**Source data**
----

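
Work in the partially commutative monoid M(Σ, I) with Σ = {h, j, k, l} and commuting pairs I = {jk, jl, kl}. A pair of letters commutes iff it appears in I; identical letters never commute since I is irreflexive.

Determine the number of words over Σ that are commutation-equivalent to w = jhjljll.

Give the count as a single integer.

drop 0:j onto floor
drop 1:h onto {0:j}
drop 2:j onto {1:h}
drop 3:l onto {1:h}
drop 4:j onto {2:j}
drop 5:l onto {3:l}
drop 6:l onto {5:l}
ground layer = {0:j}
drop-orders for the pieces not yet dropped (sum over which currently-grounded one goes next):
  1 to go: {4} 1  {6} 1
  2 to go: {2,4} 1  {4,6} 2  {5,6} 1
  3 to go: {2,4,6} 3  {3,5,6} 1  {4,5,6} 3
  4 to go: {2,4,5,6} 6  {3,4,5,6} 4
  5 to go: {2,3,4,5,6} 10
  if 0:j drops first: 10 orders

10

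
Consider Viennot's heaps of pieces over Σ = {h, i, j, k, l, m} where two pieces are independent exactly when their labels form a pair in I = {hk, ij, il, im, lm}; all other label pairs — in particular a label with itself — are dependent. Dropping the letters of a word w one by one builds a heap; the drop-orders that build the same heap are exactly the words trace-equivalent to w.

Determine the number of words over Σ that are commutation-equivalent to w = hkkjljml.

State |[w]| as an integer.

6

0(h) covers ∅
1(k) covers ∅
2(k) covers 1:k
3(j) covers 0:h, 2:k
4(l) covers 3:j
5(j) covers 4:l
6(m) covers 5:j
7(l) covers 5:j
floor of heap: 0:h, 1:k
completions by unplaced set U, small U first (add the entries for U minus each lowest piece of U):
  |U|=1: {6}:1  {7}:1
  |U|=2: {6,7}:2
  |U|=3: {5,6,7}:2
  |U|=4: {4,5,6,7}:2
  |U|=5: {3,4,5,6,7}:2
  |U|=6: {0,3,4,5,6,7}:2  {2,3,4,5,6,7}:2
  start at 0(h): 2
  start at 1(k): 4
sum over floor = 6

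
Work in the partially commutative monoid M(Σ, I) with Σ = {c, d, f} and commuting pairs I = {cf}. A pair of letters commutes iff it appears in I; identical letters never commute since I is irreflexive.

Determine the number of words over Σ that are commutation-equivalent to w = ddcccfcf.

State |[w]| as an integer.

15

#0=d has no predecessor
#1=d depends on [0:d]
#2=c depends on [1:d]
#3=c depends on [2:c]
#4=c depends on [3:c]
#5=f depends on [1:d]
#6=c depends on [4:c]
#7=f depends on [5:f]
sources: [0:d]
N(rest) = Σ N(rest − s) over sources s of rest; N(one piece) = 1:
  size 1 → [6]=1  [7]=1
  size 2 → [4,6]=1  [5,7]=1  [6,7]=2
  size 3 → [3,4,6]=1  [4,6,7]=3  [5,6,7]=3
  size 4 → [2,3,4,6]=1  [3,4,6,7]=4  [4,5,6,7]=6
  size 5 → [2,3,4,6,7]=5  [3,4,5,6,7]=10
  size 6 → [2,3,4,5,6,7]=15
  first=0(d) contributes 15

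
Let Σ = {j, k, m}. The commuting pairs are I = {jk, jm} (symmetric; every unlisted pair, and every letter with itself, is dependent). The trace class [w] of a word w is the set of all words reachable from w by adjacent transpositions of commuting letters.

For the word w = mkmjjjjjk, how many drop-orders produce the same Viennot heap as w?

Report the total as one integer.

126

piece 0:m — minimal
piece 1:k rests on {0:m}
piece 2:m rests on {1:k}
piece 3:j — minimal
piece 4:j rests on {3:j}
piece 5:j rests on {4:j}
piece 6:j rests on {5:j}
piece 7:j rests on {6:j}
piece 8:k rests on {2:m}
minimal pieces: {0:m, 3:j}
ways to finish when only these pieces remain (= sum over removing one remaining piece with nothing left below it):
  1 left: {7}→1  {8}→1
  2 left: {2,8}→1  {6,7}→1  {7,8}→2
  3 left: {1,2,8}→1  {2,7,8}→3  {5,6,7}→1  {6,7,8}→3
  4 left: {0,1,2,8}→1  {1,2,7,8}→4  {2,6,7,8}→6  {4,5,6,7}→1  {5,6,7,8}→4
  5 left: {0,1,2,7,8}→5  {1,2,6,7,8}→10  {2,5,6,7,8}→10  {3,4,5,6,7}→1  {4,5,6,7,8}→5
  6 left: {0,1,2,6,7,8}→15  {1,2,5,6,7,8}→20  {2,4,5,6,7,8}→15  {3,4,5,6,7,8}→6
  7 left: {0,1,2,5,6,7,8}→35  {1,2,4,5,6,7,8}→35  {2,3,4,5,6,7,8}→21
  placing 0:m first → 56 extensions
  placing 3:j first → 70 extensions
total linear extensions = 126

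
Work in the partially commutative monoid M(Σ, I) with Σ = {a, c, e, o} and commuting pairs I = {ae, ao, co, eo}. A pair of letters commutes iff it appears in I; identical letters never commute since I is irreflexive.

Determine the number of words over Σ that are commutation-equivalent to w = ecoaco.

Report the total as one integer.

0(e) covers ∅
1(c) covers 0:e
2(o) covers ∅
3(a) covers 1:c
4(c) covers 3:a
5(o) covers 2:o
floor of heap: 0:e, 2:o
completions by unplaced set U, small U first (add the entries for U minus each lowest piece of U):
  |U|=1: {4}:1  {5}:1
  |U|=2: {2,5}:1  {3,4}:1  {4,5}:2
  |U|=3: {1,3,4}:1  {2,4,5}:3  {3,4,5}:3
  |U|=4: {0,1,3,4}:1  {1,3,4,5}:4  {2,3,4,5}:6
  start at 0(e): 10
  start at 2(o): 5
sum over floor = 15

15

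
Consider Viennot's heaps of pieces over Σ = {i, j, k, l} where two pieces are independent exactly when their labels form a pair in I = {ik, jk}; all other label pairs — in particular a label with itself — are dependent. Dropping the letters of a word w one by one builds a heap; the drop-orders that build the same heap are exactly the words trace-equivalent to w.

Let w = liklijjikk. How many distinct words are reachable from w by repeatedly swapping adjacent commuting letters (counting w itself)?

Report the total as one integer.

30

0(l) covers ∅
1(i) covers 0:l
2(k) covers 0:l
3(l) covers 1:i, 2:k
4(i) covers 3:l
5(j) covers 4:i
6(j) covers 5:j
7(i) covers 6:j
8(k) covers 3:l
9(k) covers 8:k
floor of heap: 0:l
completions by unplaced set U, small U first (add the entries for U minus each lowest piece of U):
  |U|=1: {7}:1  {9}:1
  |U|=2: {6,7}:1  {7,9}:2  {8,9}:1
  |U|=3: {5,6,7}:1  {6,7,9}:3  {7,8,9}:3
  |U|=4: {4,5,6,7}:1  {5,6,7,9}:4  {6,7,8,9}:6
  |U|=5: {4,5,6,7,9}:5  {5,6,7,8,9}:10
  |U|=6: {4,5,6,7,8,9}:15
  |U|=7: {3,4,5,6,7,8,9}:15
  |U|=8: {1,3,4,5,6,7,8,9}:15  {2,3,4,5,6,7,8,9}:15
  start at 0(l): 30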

----

**REQUIRED ACTION**
All of the data is to be transcribed exactly as written.

**WRITTEN ANSWER**
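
Work in the partially commutative monoid M(Σ, I) with Σ = {h, j, k, l} and commuting pairs I = {jk, jl, kl}. A pair of letters commutes iff it appears in I; identical letters never commute since I is irreflexive.

Determine the number of words over Σ that are commutation-equivalent to w = jhjljll.

Give the count as a single integer.

drop 0:j onto floor
drop 1:h onto {0:j}
drop 2:j onto {1:h}
drop 3:l onto {1:h}
drop 4:j onto {2:j}
drop 5:l onto {3:l}
drop 6:l onto {5:l}
ground layer = {0:j}
drop-orders for the pieces not yet dropped (sum over which currently-grounded one goes next):
  1 to go: {4} 1  {6} 1
  2 to go: {2,4} 1  {4,6} 2  {5,6} 1
  3 to go: {2,4,6} 3  {3,5,6} 1  {4,5,6} 3
  4 to go: {2,4,5,6} 6  {3,4,5,6} 4
  5 to go: {2,3,4,5,6} 10
  if 0:j drops first: 10 orders

10

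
Consider Viennot's heaps of pieces over Σ = {h, i, j, k, l, m} where two pieces are independent exactly when their labels form a pair in I = {hk, ij, il, im, lm}; all other label pairs — in particular a label with itself — are dependent. Dropping the letters of a word w one by one builds a heap; the drop-orders that build the same heap are exactly the words trace-equivalent to w.

Determine the number of words over Σ that are commutation-equivalent to w = hkkjljml.

State |[w]| as an integer.

6

0(h) covers ∅
1(k) covers ∅
2(k) covers 1:k
3(j) covers 0:h, 2:k
4(l) covers 3:j
5(j) covers 4:l
6(m) covers 5:j
7(l) covers 5:j
floor of heap: 0:h, 1:k
completions by unplaced set U, small U first (add the entries for U minus each lowest piece of U):
  |U|=1: {6}:1  {7}:1
  |U|=2: {6,7}:2
  |U|=3: {5,6,7}:2
  |U|=4: {4,5,6,7}:2
  |U|=5: {3,4,5,6,7}:2
  |U|=6: {0,3,4,5,6,7}:2  {2,3,4,5,6,7}:2
  start at 0(h): 2
  start at 1(k): 4
sum over floor = 6

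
Work in the partially commutative monoid M(Σ, I) with Σ = {c, d, f} and commuting pairs I = {cf}. A pair of letters commutes iff it appears in I; identical letters never commute since I is irreflexive.

Determine the number of words over Σ that are commutation-equivalent to w = ddcccfcf.

State |[w]| as an integer.

15

#0=d has no predecessor
#1=d depends on [0:d]
#2=c depends on [1:d]
#3=c depends on [2:c]
#4=c depends on [3:c]
#5=f depends on [1:d]
#6=c depends on [4:c]
#7=f depends on [5:f]
sources: [0:d]
N(rest) = Σ N(rest − s) over sources s of rest; N(one piece) = 1:
  size 1 → [6]=1  [7]=1
  size 2 → [4,6]=1  [5,7]=1  [6,7]=2
  size 3 → [3,4,6]=1  [4,6,7]=3  [5,6,7]=3
  size 4 → [2,3,4,6]=1  [3,4,6,7]=4  [4,5,6,7]=6
  size 5 → [2,3,4,6,7]=5  [3,4,5,6,7]=10
  size 6 → [2,3,4,5,6,7]=15
  first=0(d) contributes 15

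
Let Σ = {j, k, m}. The commuting pairs are I = {jk, jm} (symmetric; every unlisted pair, and every letter with itself, is dependent). The trace class [w] of a word w is the set of all words reachable from w by adjacent transpositions of commuting letters.

For the word w = mkmjjjjjk, how many drop-orders produce the same Viennot heap as w?

Report the total as one integer.

126

piece 0:m — minimal
piece 1:k rests on {0:m}
piece 2:m rests on {1:k}
piece 3:j — minimal
piece 4:j rests on {3:j}
piece 5:j rests on {4:j}
piece 6:j rests on {5:j}
piece 7:j rests on {6:j}
piece 8:k rests on {2:m}
minimal pieces: {0:m, 3:j}
ways to finish when only these pieces remain (= sum over removing one remaining piece with nothing left below it):
  1 left: {7}→1  {8}→1
  2 left: {2,8}→1  {6,7}→1  {7,8}→2
  3 left: {1,2,8}→1  {2,7,8}→3  {5,6,7}→1  {6,7,8}→3
  4 left: {0,1,2,8}→1  {1,2,7,8}→4  {2,6,7,8}→6  {4,5,6,7}→1  {5,6,7,8}→4
  5 left: {0,1,2,7,8}→5  {1,2,6,7,8}→10  {2,5,6,7,8}→10  {3,4,5,6,7}→1  {4,5,6,7,8}→5
  6 left: {0,1,2,6,7,8}→15  {1,2,5,6,7,8}→20  {2,4,5,6,7,8}→15  {3,4,5,6,7,8}→6
  7 left: {0,1,2,5,6,7,8}→35  {1,2,4,5,6,7,8}→35  {2,3,4,5,6,7,8}→21
  placing 0:m first → 56 extensions
  placing 3:j first → 70 extensions
total linear extensions = 126

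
Work in the partially commutative monoid M(Σ, I) with Σ = {a, c, e, o} and commuting pairs I = {ae, ao, co, eo}. A pair of letters commutes iff it appears in I; identical letters never commute since I is irreflexive.

Determine the number of words over Σ that are commutation-equivalent to w = ecoaco.

Report the total as one integer.

0(e) covers ∅
1(c) covers 0:e
2(o) covers ∅
3(a) covers 1:c
4(c) covers 3:a
5(o) covers 2:o
floor of heap: 0:e, 2:o
completions by unplaced set U, small U first (add the entries for U minus each lowest piece of U):
  |U|=1: {4}:1  {5}:1
  |U|=2: {2,5}:1  {3,4}:1  {4,5}:2
  |U|=3: {1,3,4}:1  {2,4,5}:3  {3,4,5}:3
  |U|=4: {0,1,3,4}:1  {1,3,4,5}:4  {2,3,4,5}:6
  start at 0(e): 10
  start at 2(o): 5
sum over floor = 15

15

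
Consider Viennot's heaps of pieces over Σ = {i, j, k, l} where two pieces are independent exactly when their labels form a pair in I = {ik, jk}; all other label pairs — in particular a label with itself — are dependent. Dropping the letters of a word w one by one builds a heap; the drop-orders that build the same heap are exactly the words trace-equivalent to w.

Let w = liklijjikk. How many distinct words are reachable from w by repeatedly swapping adjacent commuting letters (counting w itself)?

Report the total as one integer.

30

0(l) covers ∅
1(i) covers 0:l
2(k) covers 0:l
3(l) covers 1:i, 2:k
4(i) covers 3:l
5(j) covers 4:i
6(j) covers 5:j
7(i) covers 6:j
8(k) covers 3:l
9(k) covers 8:k
floor of heap: 0:l
completions by unplaced set U, small U first (add the entries for U minus each lowest piece of U):
  |U|=1: {7}:1  {9}:1
  |U|=2: {6,7}:1  {7,9}:2  {8,9}:1
  |U|=3: {5,6,7}:1  {6,7,9}:3  {7,8,9}:3
  |U|=4: {4,5,6,7}:1  {5,6,7,9}:4  {6,7,8,9}:6
  |U|=5: {4,5,6,7,9}:5  {5,6,7,8,9}:10
  |U|=6: {4,5,6,7,8,9}:15
  |U|=7: {3,4,5,6,7,8,9}:15
  |U|=8: {1,3,4,5,6,7,8,9}:15  {2,3,4,5,6,7,8,9}:15
  start at 0(l): 30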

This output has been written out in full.